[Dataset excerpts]
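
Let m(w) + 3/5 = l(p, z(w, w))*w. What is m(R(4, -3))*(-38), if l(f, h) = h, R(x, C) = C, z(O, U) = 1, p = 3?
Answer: 684/5 ≈ 136.80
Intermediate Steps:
m(w) = -⅗ + w (m(w) = -⅗ + 1*w = -⅗ + w)
m(R(4, -3))*(-38) = (-⅗ - 3)*(-38) = -18/5*(-38) = 684/5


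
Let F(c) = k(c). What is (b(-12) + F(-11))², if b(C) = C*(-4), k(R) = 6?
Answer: 2916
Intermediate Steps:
F(c) = 6
b(C) = -4*C
(b(-12) + F(-11))² = (-4*(-12) + 6)² = (48 + 6)² = 54² = 2916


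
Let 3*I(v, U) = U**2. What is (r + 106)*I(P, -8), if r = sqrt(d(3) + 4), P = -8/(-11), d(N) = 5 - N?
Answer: 6784/3 + 64*sqrt(6)/3 ≈ 2313.6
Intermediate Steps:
P = 8/11 (P = -8*(-1/11) = 8/11 ≈ 0.72727)
r = sqrt(6) (r = sqrt((5 - 1*3) + 4) = sqrt((5 - 3) + 4) = sqrt(2 + 4) = sqrt(6) ≈ 2.4495)
I(v, U) = U**2/3
(r + 106)*I(P, -8) = (sqrt(6) + 106)*((1/3)*(-8)**2) = (106 + sqrt(6))*((1/3)*64) = (106 + sqrt(6))*(64/3) = 6784/3 + 64*sqrt(6)/3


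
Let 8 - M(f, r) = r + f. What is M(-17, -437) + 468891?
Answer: 469353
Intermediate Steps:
M(f, r) = 8 - f - r (M(f, r) = 8 - (r + f) = 8 - (f + r) = 8 + (-f - r) = 8 - f - r)
M(-17, -437) + 468891 = (8 - 1*(-17) - 1*(-437)) + 468891 = (8 + 17 + 437) + 468891 = 462 + 468891 = 469353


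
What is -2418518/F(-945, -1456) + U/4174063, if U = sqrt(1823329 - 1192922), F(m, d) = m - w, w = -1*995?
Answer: -1209259/25 + sqrt(630407)/4174063 ≈ -48370.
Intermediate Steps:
w = -995
F(m, d) = 995 + m (F(m, d) = m - 1*(-995) = m + 995 = 995 + m)
U = sqrt(630407) ≈ 793.98
-2418518/F(-945, -1456) + U/4174063 = -2418518/(995 - 945) + sqrt(630407)/4174063 = -2418518/50 + sqrt(630407)*(1/4174063) = -2418518*1/50 + sqrt(630407)/4174063 = -1209259/25 + sqrt(630407)/4174063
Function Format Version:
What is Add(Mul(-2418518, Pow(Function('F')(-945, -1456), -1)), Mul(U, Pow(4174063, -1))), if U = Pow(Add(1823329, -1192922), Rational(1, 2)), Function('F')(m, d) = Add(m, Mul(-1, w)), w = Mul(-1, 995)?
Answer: Add(Rational(-1209259, 25), Mul(Rational(1, 4174063), Pow(630407, Rational(1, 2)))) ≈ -48370.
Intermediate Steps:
w = -995
Function('F')(m, d) = Add(995, m) (Function('F')(m, d) = Add(m, Mul(-1, -995)) = Add(m, 995) = Add(995, m))
U = Pow(630407, Rational(1, 2)) ≈ 793.98
Add(Mul(-2418518, Pow(Function('F')(-945, -1456), -1)), Mul(U, Pow(4174063, -1))) = Add(Mul(-2418518, Pow(Add(995, -945), -1)), Mul(Pow(630407, Rational(1, 2)), Pow(4174063, -1))) = Add(Mul(-2418518, Pow(50, -1)), Mul(Pow(630407, Rational(1, 2)), Rational(1, 4174063))) = Add(Mul(-2418518, Rational(1, 50)), Mul(Rational(1, 4174063), Pow(630407, Rational(1, 2)))) = Add(Rational(-1209259, 25), Mul(Rational(1, 4174063), Pow(630407, Rational(1, 2))))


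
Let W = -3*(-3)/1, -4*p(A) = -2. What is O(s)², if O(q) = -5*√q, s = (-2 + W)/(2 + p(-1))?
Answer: 70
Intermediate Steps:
p(A) = ½ (p(A) = -¼*(-2) = ½)
W = 9 (W = 9*1 = 9)
s = 14/5 (s = (-2 + 9)/(2 + ½) = 7/(5/2) = 7*(⅖) = 14/5 ≈ 2.8000)
O(s)² = (-√70)² = 70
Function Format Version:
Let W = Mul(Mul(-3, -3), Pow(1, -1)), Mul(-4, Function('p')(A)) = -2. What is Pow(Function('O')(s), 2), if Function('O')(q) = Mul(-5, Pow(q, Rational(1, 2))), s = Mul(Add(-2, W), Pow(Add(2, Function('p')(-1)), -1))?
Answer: 70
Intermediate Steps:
Function('p')(A) = Rational(1, 2) (Function('p')(A) = Mul(Rational(-1, 4), -2) = Rational(1, 2))
W = 9 (W = Mul(9, 1) = 9)
s = Rational(14, 5) (s = Mul(Add(-2, 9), Pow(Add(2, Rational(1, 2)), -1)) = Mul(7, Pow(Rational(5, 2), -1)) = Mul(7, Rational(2, 5)) = Rational(14, 5) ≈ 2.8000)
Pow(Function('O')(s), 2) = Pow(Mul(-5, Pow(Rational(14, 5), Rational(1, 2))), 2) = Pow(Mul(-5, Mul(Rational(1, 5), Pow(70, Rational(1, 2)))), 2) = Pow(Mul(-1, Pow(70, Rational(1, 2))), 2) = 70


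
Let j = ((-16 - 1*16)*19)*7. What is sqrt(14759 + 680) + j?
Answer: -4256 + sqrt(15439) ≈ -4131.8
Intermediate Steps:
j = -4256 (j = ((-16 - 16)*19)*7 = -32*19*7 = -608*7 = -4256)
sqrt(14759 + 680) + j = sqrt(14759 + 680) - 4256 = sqrt(15439) - 4256 = -4256 + sqrt(15439)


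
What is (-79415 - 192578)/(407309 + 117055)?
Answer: -271993/524364 ≈ -0.51871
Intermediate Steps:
(-79415 - 192578)/(407309 + 117055) = -271993/524364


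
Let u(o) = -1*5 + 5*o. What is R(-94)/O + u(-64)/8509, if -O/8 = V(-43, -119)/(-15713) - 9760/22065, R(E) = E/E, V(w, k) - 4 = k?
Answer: 511599429121/2053342936232 ≈ 0.24915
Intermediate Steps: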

**Task requirements**
Please make an exact copy of the entries, down to the last character.

**Answer box**
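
Let m(w) + 3/5 = l(p, z(w, w))*w. What is m(R(4, -3))*(-38), if l(f, h) = h, R(x, C) = C, z(O, U) = 1, p = 3?
Answer: 684/5 ≈ 136.80
Intermediate Steps:
m(w) = -⅗ + w (m(w) = -⅗ + 1*w = -⅗ + w)
m(R(4, -3))*(-38) = (-⅗ - 3)*(-38) = -18/5*(-38) = 684/5


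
Let F(c) = k(c). What is (b(-12) + F(-11))², if b(C) = C*(-4), k(R) = 6?
Answer: 2916
Intermediate Steps:
F(c) = 6
b(C) = -4*C
(b(-12) + F(-11))² = (-4*(-12) + 6)² = (48 + 6)² = 54² = 2916


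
Let 3*I(v, U) = U**2. What is (r + 106)*I(P, -8), if r = sqrt(d(3) + 4), P = -8/(-11), d(N) = 5 - N?
Answer: 6784/3 + 64*sqrt(6)/3 ≈ 2313.6
Intermediate Steps:
P = 8/11 (P = -8*(-1/11) = 8/11 ≈ 0.72727)
r = sqrt(6) (r = sqrt((5 - 1*3) + 4) = sqrt((5 - 3) + 4) = sqrt(2 + 4) = sqrt(6) ≈ 2.4495)
I(v, U) = U**2/3
(r + 106)*I(P, -8) = (sqrt(6) + 106)*((1/3)*(-8)**2) = (106 + sqrt(6))*((1/3)*64) = (106 + sqrt(6))*(64/3) = 6784/3 + 64*sqrt(6)/3


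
Let 8 - M(f, r) = r + f. What is M(-17, -437) + 468891?
Answer: 469353
Intermediate Steps:
M(f, r) = 8 - f - r (M(f, r) = 8 - (r + f) = 8 - (f + r) = 8 + (-f - r) = 8 - f - r)
M(-17, -437) + 468891 = (8 - 1*(-17) - 1*(-437)) + 468891 = (8 + 17 + 437) + 468891 = 462 + 468891 = 469353


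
What is -2418518/F(-945, -1456) + U/4174063, if U = sqrt(1823329 - 1192922), F(m, d) = m - w, w = -1*995?
Answer: -1209259/25 + sqrt(630407)/4174063 ≈ -48370.
Intermediate Steps:
w = -995
F(m, d) = 995 + m (F(m, d) = m - 1*(-995) = m + 995 = 995 + m)
U = sqrt(630407) ≈ 793.98
-2418518/F(-945, -1456) + U/4174063 = -2418518/(995 - 945) + sqrt(630407)/4174063 = -2418518/50 + sqrt(630407)*(1/4174063) = -2418518*1/50 + sqrt(630407)/4174063 = -1209259/25 + sqrt(630407)/4174063
Function Format Version:
What is Add(Mul(-2418518, Pow(Function('F')(-945, -1456), -1)), Mul(U, Pow(4174063, -1))), if U = Pow(Add(1823329, -1192922), Rational(1, 2)), Function('F')(m, d) = Add(m, Mul(-1, w)), w = Mul(-1, 995)?
Answer: Add(Rational(-1209259, 25), Mul(Rational(1, 4174063), Pow(630407, Rational(1, 2)))) ≈ -48370.
Intermediate Steps:
w = -995
Function('F')(m, d) = Add(995, m) (Function('F')(m, d) = Add(m, Mul(-1, -995)) = Add(m, 995) = Add(995, m))
U = Pow(630407, Rational(1, 2)) ≈ 793.98
Add(Mul(-2418518, Pow(Function('F')(-945, -1456), -1)), Mul(U, Pow(4174063, -1))) = Add(Mul(-2418518, Pow(Add(995, -945), -1)), Mul(Pow(630407, Rational(1, 2)), Pow(4174063, -1))) = Add(Mul(-2418518, Pow(50, -1)), Mul(Pow(630407, Rational(1, 2)), Rational(1, 4174063))) = Add(Mul(-2418518, Rational(1, 50)), Mul(Rational(1, 4174063), Pow(630407, Rational(1, 2)))) = Add(Rational(-1209259, 25), Mul(Rational(1, 4174063), Pow(630407, Rational(1, 2))))


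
Let W = -3*(-3)/1, -4*p(A) = -2. What is O(s)², if O(q) = -5*√q, s = (-2 + W)/(2 + p(-1))?
Answer: 70
Intermediate Steps:
p(A) = ½ (p(A) = -¼*(-2) = ½)
W = 9 (W = 9*1 = 9)
s = 14/5 (s = (-2 + 9)/(2 + ½) = 7/(5/2) = 7*(⅖) = 14/5 ≈ 2.8000)
O(s)² = (-√70)² = 70
Function Format Version:
Let W = Mul(Mul(-3, -3), Pow(1, -1)), Mul(-4, Function('p')(A)) = -2. What is Pow(Function('O')(s), 2), if Function('O')(q) = Mul(-5, Pow(q, Rational(1, 2))), s = Mul(Add(-2, W), Pow(Add(2, Function('p')(-1)), -1))?
Answer: 70
Intermediate Steps:
Function('p')(A) = Rational(1, 2) (Function('p')(A) = Mul(Rational(-1, 4), -2) = Rational(1, 2))
W = 9 (W = Mul(9, 1) = 9)
s = Rational(14, 5) (s = Mul(Add(-2, 9), Pow(Add(2, Rational(1, 2)), -1)) = Mul(7, Pow(Rational(5, 2), -1)) = Mul(7, Rational(2, 5)) = Rational(14, 5) ≈ 2.8000)
Pow(Function('O')(s), 2) = Pow(Mul(-5, Pow(Rational(14, 5), Rational(1, 2))), 2) = Pow(Mul(-5, Mul(Rational(1, 5), Pow(70, Rational(1, 2)))), 2) = Pow(Mul(-1, Pow(70, Rational(1, 2))), 2) = 70


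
Let j = ((-16 - 1*16)*19)*7. What is sqrt(14759 + 680) + j?
Answer: -4256 + sqrt(15439) ≈ -4131.8
Intermediate Steps:
j = -4256 (j = ((-16 - 16)*19)*7 = -32*19*7 = -608*7 = -4256)
sqrt(14759 + 680) + j = sqrt(14759 + 680) - 4256 = sqrt(15439) - 4256 = -4256 + sqrt(15439)


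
What is (-79415 - 192578)/(407309 + 117055)?
Answer: -271993/524364 ≈ -0.51871
Intermediate Steps:
(-79415 - 192578)/(407309 + 117055) = -271993/524364


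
Let u(o) = -1*5 + 5*o. What is R(-94)/O + u(-64)/8509, if -O/8 = V(-43, -119)/(-15713) - 9760/22065, R(E) = E/E, V(w, k) - 4 = k?
Answer: 511599429121/2053342936232 ≈ 0.24915
Intermediate Steps: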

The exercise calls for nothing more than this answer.